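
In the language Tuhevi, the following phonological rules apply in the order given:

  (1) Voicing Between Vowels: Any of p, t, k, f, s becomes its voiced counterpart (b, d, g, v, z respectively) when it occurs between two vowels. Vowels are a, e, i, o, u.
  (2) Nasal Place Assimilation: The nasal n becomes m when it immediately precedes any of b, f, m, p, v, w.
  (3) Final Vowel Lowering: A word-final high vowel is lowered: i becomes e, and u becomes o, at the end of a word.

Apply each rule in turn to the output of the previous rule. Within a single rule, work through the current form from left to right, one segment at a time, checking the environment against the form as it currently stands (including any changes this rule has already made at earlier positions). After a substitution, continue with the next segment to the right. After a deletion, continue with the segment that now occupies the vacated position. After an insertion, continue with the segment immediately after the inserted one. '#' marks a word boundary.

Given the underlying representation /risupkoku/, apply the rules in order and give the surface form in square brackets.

(1) Voicing Between Vowels: [risupkoku] → [rizupkogu]
(2) Nasal Place Assimilation: no change — [rizupkogu]
(3) Final Vowel Lowering: [rizupkogu] → [rizupkogo]

[rizupkogo]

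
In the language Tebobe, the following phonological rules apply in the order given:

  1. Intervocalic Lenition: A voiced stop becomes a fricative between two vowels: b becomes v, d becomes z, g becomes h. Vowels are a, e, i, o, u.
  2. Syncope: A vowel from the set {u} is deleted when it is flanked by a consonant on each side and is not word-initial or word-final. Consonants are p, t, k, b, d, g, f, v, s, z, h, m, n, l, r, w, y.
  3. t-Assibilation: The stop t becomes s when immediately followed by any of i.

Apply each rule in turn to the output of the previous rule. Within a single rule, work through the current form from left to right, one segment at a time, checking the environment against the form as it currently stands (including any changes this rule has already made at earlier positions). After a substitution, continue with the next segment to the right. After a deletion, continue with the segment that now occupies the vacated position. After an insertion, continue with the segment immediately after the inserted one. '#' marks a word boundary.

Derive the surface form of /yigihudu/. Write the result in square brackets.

1 Intervocalic Lenition: [yigihudu] → [yihihuzu]
2 Syncope: [yihihuzu] → [yihihzu]
3 t-Assibilation: no change — [yihihzu]

[yihihzu]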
----
--- Task item ---
Beginning with the line containing "(2) Nasal Place Assimilation: The" and ending with the line containing "3. t-Assibilation: The", extract those lines exactly from the listing above, and only those.

--- Exercise output ---
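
  (2) Nasal Place Assimilation: The nasal n becomes m when it immediately precedes any of b, f, m, p, v, w.
  (3) Final Vowel Lowering: A word-final high vowel is lowered: i becomes e, and u becomes o, at the end of a word.

Apply each rule in turn to the output of the previous rule. Within a single rule, work through the current form from left to right, one segment at a time, checking the environment against the form as it currently stands (including any changes this rule has already made at earlier positions). After a substitution, continue with the next segment to the right. After a deletion, continue with the segment that now occupies the vacated position. After an insertion, continue with the segment immediately after the inserted one. '#' marks a word boundary.

Given the underlying representation /risupkoku/, apply the rules in order and give the surface form in square brackets.

(1) Voicing Between Vowels: [risupkoku] → [rizupkogu]
(2) Nasal Place Assimilation: no change — [rizupkogu]
(3) Final Vowel Lowering: [rizupkogu] → [rizupkogo]

[rizupkogo]

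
In the language Tebobe, the following phonological rules apply in the order given:

  1. Intervocalic Lenition: A voiced stop becomes a fricative between two vowels: b becomes v, d becomes z, g becomes h. Vowels are a, e, i, o, u.
  2. Syncope: A vowel from the set {u} is deleted when it is flanked by a consonant on each side and is not word-initial or word-final. Consonants are p, t, k, b, d, g, f, v, s, z, h, m, n, l, r, w, y.
  3. t-Assibilation: The stop t becomes s when immediately followed by any of i.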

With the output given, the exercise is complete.